THE TASK → Every line of the material is to be given again exactly.

TASK MATERIAL →
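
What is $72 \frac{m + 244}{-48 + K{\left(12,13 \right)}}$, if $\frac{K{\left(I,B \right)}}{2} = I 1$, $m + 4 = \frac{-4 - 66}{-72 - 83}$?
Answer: $- \frac{22362}{31} \approx -721.35$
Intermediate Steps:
$m = - \frac{110}{31}$ ($m = -4 + \frac{-4 - 66}{-72 - 83} = -4 - \frac{70}{-155} = -4 - - \frac{14}{31} = -4 + \frac{14}{31} = - \frac{110}{31} \approx -3.5484$)
$K{\left(I,B \right)} = 2 I$ ($K{\left(I,B \right)} = 2 I 1 = 2 I$)
$72 \frac{m + 244}{-48 + K{\left(12,13 \right)}} = 72 \frac{- \frac{110}{31} + 244}{-48 + 2 \cdot 12} = 72 \frac{7454}{31 \left(-48 + 24\right)} = 72 \frac{7454}{31 \left(-24\right)} = 72 \cdot \frac{7454}{31} \left(- \frac{1}{24}\right) = 72 \left(- \frac{3727}{372}\right) = - \frac{22362}{31}$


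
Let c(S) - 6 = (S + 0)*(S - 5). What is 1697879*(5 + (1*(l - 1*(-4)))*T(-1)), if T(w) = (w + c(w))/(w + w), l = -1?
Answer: -39051217/2 ≈ -1.9526e+7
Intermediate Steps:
c(S) = 6 + S*(-5 + S) (c(S) = 6 + (S + 0)*(S - 5) = 6 + S*(-5 + S))
T(w) = (6 + w² - 4*w)/(2*w) (T(w) = (w + (6 + w² - 5*w))/(w + w) = (6 + w² - 4*w)/((2*w)) = (6 + w² - 4*w)*(1/(2*w)) = (6 + w² - 4*w)/(2*w))
1697879*(5 + (1*(l - 1*(-4)))*T(-1)) = 1697879*(5 + (1*(-1 - 1*(-4)))*(-2 + (½)*(-1) + 3/(-1))) = 1697879*(5 + (1*(-1 + 4))*(-2 - ½ + 3*(-1))) = 1697879*(5 + (1*3)*(-2 - ½ - 3)) = 1697879*(5 + 3*(-11/2)) = 1697879*(5 - 33/2) = 1697879*(-23/2) = -39051217/2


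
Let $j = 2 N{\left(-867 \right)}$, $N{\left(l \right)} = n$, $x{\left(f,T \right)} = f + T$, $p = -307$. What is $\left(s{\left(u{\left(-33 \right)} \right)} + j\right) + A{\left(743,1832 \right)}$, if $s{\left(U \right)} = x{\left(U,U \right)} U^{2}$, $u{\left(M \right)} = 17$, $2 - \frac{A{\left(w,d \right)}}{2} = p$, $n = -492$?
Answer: $9460$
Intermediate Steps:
$x{\left(f,T \right)} = T + f$
$A{\left(w,d \right)} = 618$ ($A{\left(w,d \right)} = 4 - -614 = 4 + 614 = 618$)
$N{\left(l \right)} = -492$
$j = -984$ ($j = 2 \left(-492\right) = -984$)
$s{\left(U \right)} = 2 U^{3}$ ($s{\left(U \right)} = \left(U + U\right) U^{2} = 2 U U^{2} = 2 U^{3}$)
$\left(s{\left(u{\left(-33 \right)} \right)} + j\right) + A{\left(743,1832 \right)} = \left(2 \cdot 17^{3} - 984\right) + 618 = \left(2 \cdot 4913 - 984\right) + 618 = \left(9826 - 984\right) + 618 = 8842 + 618 = 9460$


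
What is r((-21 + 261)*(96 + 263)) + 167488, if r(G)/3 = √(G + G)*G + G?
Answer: 425968 + 1033920*√10770 ≈ 1.0772e+8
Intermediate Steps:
r(G) = 3*G + 3*√2*G^(3/2) (r(G) = 3*(√(G + G)*G + G) = 3*(√(2*G)*G + G) = 3*((√2*√G)*G + G) = 3*(√2*G^(3/2) + G) = 3*(G + √2*G^(3/2)) = 3*G + 3*√2*G^(3/2))
r((-21 + 261)*(96 + 263)) + 167488 = (3*((-21 + 261)*(96 + 263)) + 3*√2*((-21 + 261)*(96 + 263))^(3/2)) + 167488 = (3*(240*359) + 3*√2*(240*359)^(3/2)) + 167488 = (3*86160 + 3*√2*86160^(3/2)) + 167488 = (258480 + 3*√2*(344640*√5385)) + 167488 = (258480 + 1033920*√10770) + 167488 = 425968 + 1033920*√10770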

THE ANSWER →
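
What is $72 \frac{m + 244}{-48 + K{\left(12,13 \right)}}$, if $\frac{K{\left(I,B \right)}}{2} = I 1$, $m + 4 = \frac{-4 - 66}{-72 - 83}$?
Answer: $- \frac{22362}{31} \approx -721.35$
Intermediate Steps:
$m = - \frac{110}{31}$ ($m = -4 + \frac{-4 - 66}{-72 - 83} = -4 - \frac{70}{-155} = -4 - - \frac{14}{31} = -4 + \frac{14}{31} = - \frac{110}{31} \approx -3.5484$)
$K{\left(I,B \right)} = 2 I$ ($K{\left(I,B \right)} = 2 I 1 = 2 I$)
$72 \frac{m + 244}{-48 + K{\left(12,13 \right)}} = 72 \frac{- \frac{110}{31} + 244}{-48 + 2 \cdot 12} = 72 \frac{7454}{31 \left(-48 + 24\right)} = 72 \frac{7454}{31 \left(-24\right)} = 72 \cdot \frac{7454}{31} \left(- \frac{1}{24}\right) = 72 \left(- \frac{3727}{372}\right) = - \frac{22362}{31}$


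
Let c(S) - 6 = (S + 0)*(S - 5). What is 1697879*(5 + (1*(l - 1*(-4)))*T(-1)), if T(w) = (w + c(w))/(w + w), l = -1?
Answer: -39051217/2 ≈ -1.9526e+7
Intermediate Steps:
c(S) = 6 + S*(-5 + S) (c(S) = 6 + (S + 0)*(S - 5) = 6 + S*(-5 + S))
T(w) = (6 + w² - 4*w)/(2*w) (T(w) = (w + (6 + w² - 5*w))/(w + w) = (6 + w² - 4*w)/((2*w)) = (6 + w² - 4*w)*(1/(2*w)) = (6 + w² - 4*w)/(2*w))
1697879*(5 + (1*(l - 1*(-4)))*T(-1)) = 1697879*(5 + (1*(-1 - 1*(-4)))*(-2 + (½)*(-1) + 3/(-1))) = 1697879*(5 + (1*(-1 + 4))*(-2 - ½ + 3*(-1))) = 1697879*(5 + (1*3)*(-2 - ½ - 3)) = 1697879*(5 + 3*(-11/2)) = 1697879*(5 - 33/2) = 1697879*(-23/2) = -39051217/2


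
Let $j = 2 N{\left(-867 \right)}$, $N{\left(l \right)} = n$, $x{\left(f,T \right)} = f + T$, $p = -307$. What is $\left(s{\left(u{\left(-33 \right)} \right)} + j\right) + A{\left(743,1832 \right)}$, if $s{\left(U \right)} = x{\left(U,U \right)} U^{2}$, $u{\left(M \right)} = 17$, $2 - \frac{A{\left(w,d \right)}}{2} = p$, $n = -492$?
Answer: $9460$
Intermediate Steps:
$x{\left(f,T \right)} = T + f$
$A{\left(w,d \right)} = 618$ ($A{\left(w,d \right)} = 4 - -614 = 4 + 614 = 618$)
$N{\left(l \right)} = -492$
$j = -984$ ($j = 2 \left(-492\right) = -984$)
$s{\left(U \right)} = 2 U^{3}$ ($s{\left(U \right)} = \left(U + U\right) U^{2} = 2 U U^{2} = 2 U^{3}$)
$\left(s{\left(u{\left(-33 \right)} \right)} + j\right) + A{\left(743,1832 \right)} = \left(2 \cdot 17^{3} - 984\right) + 618 = \left(2 \cdot 4913 - 984\right) + 618 = \left(9826 - 984\right) + 618 = 8842 + 618 = 9460$


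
What is r((-21 + 261)*(96 + 263)) + 167488, if r(G)/3 = √(G + G)*G + G?
Answer: 425968 + 1033920*√10770 ≈ 1.0772e+8
Intermediate Steps:
r(G) = 3*G + 3*√2*G^(3/2) (r(G) = 3*(√(G + G)*G + G) = 3*(√(2*G)*G + G) = 3*((√2*√G)*G + G) = 3*(√2*G^(3/2) + G) = 3*(G + √2*G^(3/2)) = 3*G + 3*√2*G^(3/2))
r((-21 + 261)*(96 + 263)) + 167488 = (3*((-21 + 261)*(96 + 263)) + 3*√2*((-21 + 261)*(96 + 263))^(3/2)) + 167488 = (3*(240*359) + 3*√2*(240*359)^(3/2)) + 167488 = (3*86160 + 3*√2*86160^(3/2)) + 167488 = (258480 + 3*√2*(344640*√5385)) + 167488 = (258480 + 1033920*√10770) + 167488 = 425968 + 1033920*√10770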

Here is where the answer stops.